------ Exercise data

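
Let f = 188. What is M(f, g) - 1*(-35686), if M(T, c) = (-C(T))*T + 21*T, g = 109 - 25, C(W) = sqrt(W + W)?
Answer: 39634 - 376*sqrt(94) ≈ 35989.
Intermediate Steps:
C(W) = sqrt(2)*sqrt(W) (C(W) = sqrt(2*W) = sqrt(2)*sqrt(W))
g = 84
M(T, c) = 21*T - sqrt(2)*T**(3/2) (M(T, c) = (-sqrt(2)*sqrt(T))*T + 21*T = -sqrt(2)*T**(3/2) + 21*T = 21*T - sqrt(2)*T**(3/2))
M(f, g) - 1*(-35686) = (21*188 - sqrt(2)*188**(3/2)) - 1*(-35686) = (3948 - sqrt(2)*376*sqrt(47)) + 35686 = (3948 - 376*sqrt(94)) + 35686 = 39634 - 376*sqrt(94)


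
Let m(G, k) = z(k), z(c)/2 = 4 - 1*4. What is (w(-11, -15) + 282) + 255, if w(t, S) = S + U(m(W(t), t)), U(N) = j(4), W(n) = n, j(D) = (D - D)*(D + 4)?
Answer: 522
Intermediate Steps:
z(c) = 0 (z(c) = 2*(4 - 1*4) = 2*(4 - 4) = 2*0 = 0)
j(D) = 0 (j(D) = 0*(4 + D) = 0)
m(G, k) = 0
U(N) = 0
w(t, S) = S (w(t, S) = S + 0 = S)
(w(-11, -15) + 282) + 255 = (-15 + 282) + 255 = 267 + 255 = 522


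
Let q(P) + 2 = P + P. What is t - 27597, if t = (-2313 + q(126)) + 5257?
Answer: -24403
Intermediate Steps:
q(P) = -2 + 2*P (q(P) = -2 + (P + P) = -2 + 2*P)
t = 3194 (t = (-2313 + (-2 + 2*126)) + 5257 = (-2313 + (-2 + 252)) + 5257 = (-2313 + 250) + 5257 = -2063 + 5257 = 3194)
t - 27597 = 3194 - 27597 = -24403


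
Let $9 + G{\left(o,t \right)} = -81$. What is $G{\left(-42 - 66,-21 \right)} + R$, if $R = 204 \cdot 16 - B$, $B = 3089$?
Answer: $85$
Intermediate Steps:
$G{\left(o,t \right)} = -90$ ($G{\left(o,t \right)} = -9 - 81 = -90$)
$R = 175$ ($R = 204 \cdot 16 - 3089 = 3264 - 3089 = 175$)
$G{\left(-42 - 66,-21 \right)} + R = -90 + 175 = 85$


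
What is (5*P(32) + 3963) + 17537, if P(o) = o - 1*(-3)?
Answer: 21675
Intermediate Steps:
P(o) = 3 + o (P(o) = o + 3 = 3 + o)
(5*P(32) + 3963) + 17537 = (5*(3 + 32) + 3963) + 17537 = (5*35 + 3963) + 17537 = (175 + 3963) + 17537 = 4138 + 17537 = 21675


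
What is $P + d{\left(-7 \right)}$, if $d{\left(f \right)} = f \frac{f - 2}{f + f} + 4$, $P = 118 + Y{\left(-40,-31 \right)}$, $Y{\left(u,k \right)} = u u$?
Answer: $\frac{3435}{2} \approx 1717.5$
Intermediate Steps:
$Y{\left(u,k \right)} = u^{2}$
$P = 1718$ ($P = 118 + \left(-40\right)^{2} = 118 + 1600 = 1718$)
$d{\left(f \right)} = 3 + \frac{f}{2}$ ($d{\left(f \right)} = f \frac{-2 + f}{2 f} + 4 = \left(-1 + \frac{f}{2}\right) + 4 = 3 + \frac{f}{2}$)
$P + d{\left(-7 \right)} = 1718 + \left(3 + \frac{1}{2} \left(-7\right)\right) = 1718 + \left(3 - \frac{7}{2}\right) = 1718 - \frac{1}{2} = \frac{3435}{2}$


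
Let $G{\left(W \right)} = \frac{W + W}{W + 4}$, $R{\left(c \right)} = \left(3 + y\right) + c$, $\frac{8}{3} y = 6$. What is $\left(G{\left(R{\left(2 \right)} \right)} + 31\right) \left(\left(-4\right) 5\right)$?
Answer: $- \frac{5812}{9} \approx -645.78$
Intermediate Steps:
$y = \frac{9}{4}$ ($y = \frac{3}{8} \cdot 6 = \frac{9}{4} \approx 2.25$)
$R{\left(c \right)} = \frac{21}{4} + c$ ($R{\left(c \right)} = \left(3 + \frac{9}{4}\right) + c = \frac{21}{4} + c$)
$G{\left(W \right)} = \frac{2 W}{4 + W}$
$\left(G{\left(R{\left(2 \right)} \right)} + 31\right) \left(\left(-4\right) 5\right) = \left(\frac{2 \left(\frac{21}{4} + 2\right)}{4 + \left(\frac{21}{4} + 2\right)} + 31\right) \left(\left(-4\right) 5\right) = \left(2 \cdot \frac{29}{4} \frac{1}{4 + \frac{29}{4}} + 31\right) \left(-20\right) = \left(2 \cdot \frac{29}{4} \frac{1}{\frac{45}{4}} + 31\right) \left(-20\right) = \left(2 \cdot \frac{29}{4} \cdot \frac{4}{45} + 31\right) \left(-20\right) = \left(\frac{58}{45} + 31\right) \left(-20\right) = \frac{1453}{45} \left(-20\right) = - \frac{5812}{9}$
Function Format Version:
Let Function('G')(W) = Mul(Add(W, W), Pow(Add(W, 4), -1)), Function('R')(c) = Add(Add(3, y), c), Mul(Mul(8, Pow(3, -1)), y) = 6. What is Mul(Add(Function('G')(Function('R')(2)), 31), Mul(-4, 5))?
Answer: Rational(-5812, 9) ≈ -645.78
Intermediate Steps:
y = Rational(9, 4) (y = Mul(Rational(3, 8), 6) = Rational(9, 4) ≈ 2.2500)
Function('R')(c) = Add(Rational(21, 4), c) (Function('R')(c) = Add(Add(3, Rational(9, 4)), c) = Add(Rational(21, 4), c))
Function('G')(W) = Mul(2, W, Pow(Add(4, W), -1)) (Function('G')(W) = Mul(Mul(2, W), Pow(Add(4, W), -1)) = Mul(2, W, Pow(Add(4, W), -1)))
Mul(Add(Function('G')(Function('R')(2)), 31), Mul(-4, 5)) = Mul(Add(Mul(2, Add(Rational(21, 4), 2), Pow(Add(4, Add(Rational(21, 4), 2)), -1)), 31), Mul(-4, 5)) = Mul(Add(Mul(2, Rational(29, 4), Pow(Add(4, Rational(29, 4)), -1)), 31), -20) = Mul(Add(Mul(2, Rational(29, 4), Pow(Rational(45, 4), -1)), 31), -20) = Mul(Add(Mul(2, Rational(29, 4), Rational(4, 45)), 31), -20) = Mul(Add(Rational(58, 45), 31), -20) = Mul(Rational(1453, 45), -20) = Rational(-5812, 9)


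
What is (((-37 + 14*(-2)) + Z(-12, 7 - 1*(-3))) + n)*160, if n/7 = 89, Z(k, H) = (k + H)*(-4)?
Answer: 90560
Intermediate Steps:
Z(k, H) = -4*H - 4*k (Z(k, H) = (H + k)*(-4) = -4*H - 4*k)
n = 623 (n = 7*89 = 623)
(((-37 + 14*(-2)) + Z(-12, 7 - 1*(-3))) + n)*160 = (((-37 + 14*(-2)) + (-4*(7 - 1*(-3)) - 4*(-12))) + 623)*160 = (((-37 - 28) + (-4*(7 + 3) + 48)) + 623)*160 = ((-65 + (-4*10 + 48)) + 623)*160 = ((-65 + (-40 + 48)) + 623)*160 = ((-65 + 8) + 623)*160 = (-57 + 623)*160 = 566*160 = 90560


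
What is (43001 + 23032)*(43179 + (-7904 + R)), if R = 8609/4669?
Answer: 16306050816/7 ≈ 2.3294e+9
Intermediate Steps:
R = 8609/4669 (R = 8609*(1/4669) = 8609/4669 ≈ 1.8439)
(43001 + 23032)*(43179 + (-7904 + R)) = (43001 + 23032)*(43179 + (-7904 + 8609/4669)) = 66033*(43179 - 36895167/4669) = 66033*(164707584/4669) = 16306050816/7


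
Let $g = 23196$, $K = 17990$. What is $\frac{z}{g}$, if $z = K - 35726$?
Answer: $- \frac{1478}{1933} \approx -0.76461$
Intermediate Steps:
$z = -17736$ ($z = 17990 - 35726 = -17736$)
$\frac{z}{g} = - \frac{17736}{23196} = \left(-17736\right) \frac{1}{23196} = - \frac{1478}{1933}$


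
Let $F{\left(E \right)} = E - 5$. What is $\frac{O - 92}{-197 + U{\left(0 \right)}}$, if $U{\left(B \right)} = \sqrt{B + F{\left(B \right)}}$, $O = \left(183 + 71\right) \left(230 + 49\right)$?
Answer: $- \frac{6971239}{19407} - \frac{35387 i \sqrt{5}}{19407} \approx -359.21 - 4.0773 i$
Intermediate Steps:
$F{\left(E \right)} = -5 + E$
$O = 70866$ ($O = 254 \cdot 279 = 70866$)
$U{\left(B \right)} = \sqrt{-5 + 2 B}$ ($U{\left(B \right)} = \sqrt{B + \left(-5 + B\right)} = \sqrt{-5 + 2 B}$)
$\frac{O - 92}{-197 + U{\left(0 \right)}} = \frac{70866 - 92}{-197 + \sqrt{-5 + 2 \cdot 0}} = \frac{70774}{-197 + \sqrt{-5 + 0}} = \frac{70774}{-197 + \sqrt{-5}} = \frac{70774}{-197 + i \sqrt{5}}$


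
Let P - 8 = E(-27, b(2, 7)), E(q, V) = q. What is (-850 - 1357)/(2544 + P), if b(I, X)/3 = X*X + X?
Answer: -2207/2525 ≈ -0.87406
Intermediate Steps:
b(I, X) = 3*X + 3*X² (b(I, X) = 3*(X*X + X) = 3*(X² + X) = 3*(X + X²) = 3*X + 3*X²)
P = -19 (P = 8 - 27 = -19)
(-850 - 1357)/(2544 + P) = (-850 - 1357)/(2544 - 19) = -2207/2525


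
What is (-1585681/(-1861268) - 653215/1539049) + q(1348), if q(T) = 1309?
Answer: 3750963326839537/2864582654132 ≈ 1309.4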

------------

Problem to work on:
Taking the line that contains "Answer: 16306050816/7 ≈ 2.3294e+9" as the first and the last line of the material as the final one, transcribe that span exactly and include nothing else.

Exercise output:
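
Answer: 16306050816/7 ≈ 2.3294e+9
Intermediate Steps:
R = 8609/4669 (R = 8609*(1/4669) = 8609/4669 ≈ 1.8439)
(43001 + 23032)*(43179 + (-7904 + R)) = (43001 + 23032)*(43179 + (-7904 + 8609/4669)) = 66033*(43179 - 36895167/4669) = 66033*(164707584/4669) = 16306050816/7


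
Let $g = 23196$, $K = 17990$. What is $\frac{z}{g}$, if $z = K - 35726$?
Answer: $- \frac{1478}{1933} \approx -0.76461$
Intermediate Steps:
$z = -17736$ ($z = 17990 - 35726 = -17736$)
$\frac{z}{g} = - \frac{17736}{23196} = \left(-17736\right) \frac{1}{23196} = - \frac{1478}{1933}$


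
Let $F{\left(E \right)} = E - 5$. What is $\frac{O - 92}{-197 + U{\left(0 \right)}}$, if $U{\left(B \right)} = \sqrt{B + F{\left(B \right)}}$, $O = \left(183 + 71\right) \left(230 + 49\right)$?
Answer: $- \frac{6971239}{19407} - \frac{35387 i \sqrt{5}}{19407} \approx -359.21 - 4.0773 i$
Intermediate Steps:
$F{\left(E \right)} = -5 + E$
$O = 70866$ ($O = 254 \cdot 279 = 70866$)
$U{\left(B \right)} = \sqrt{-5 + 2 B}$ ($U{\left(B \right)} = \sqrt{B + \left(-5 + B\right)} = \sqrt{-5 + 2 B}$)
$\frac{O - 92}{-197 + U{\left(0 \right)}} = \frac{70866 - 92}{-197 + \sqrt{-5 + 2 \cdot 0}} = \frac{70774}{-197 + \sqrt{-5 + 0}} = \frac{70774}{-197 + \sqrt{-5}} = \frac{70774}{-197 + i \sqrt{5}}$


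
Let P - 8 = E(-27, b(2, 7)), E(q, V) = q. What is (-850 - 1357)/(2544 + P), if b(I, X)/3 = X*X + X?
Answer: -2207/2525 ≈ -0.87406
Intermediate Steps:
b(I, X) = 3*X + 3*X² (b(I, X) = 3*(X*X + X) = 3*(X² + X) = 3*(X + X²) = 3*X + 3*X²)
P = -19 (P = 8 - 27 = -19)
(-850 - 1357)/(2544 + P) = (-850 - 1357)/(2544 - 19) = -2207/2525


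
What is (-1585681/(-1861268) - 653215/1539049) + q(1348), if q(T) = 1309?
Answer: 3750963326839537/2864582654132 ≈ 1309.4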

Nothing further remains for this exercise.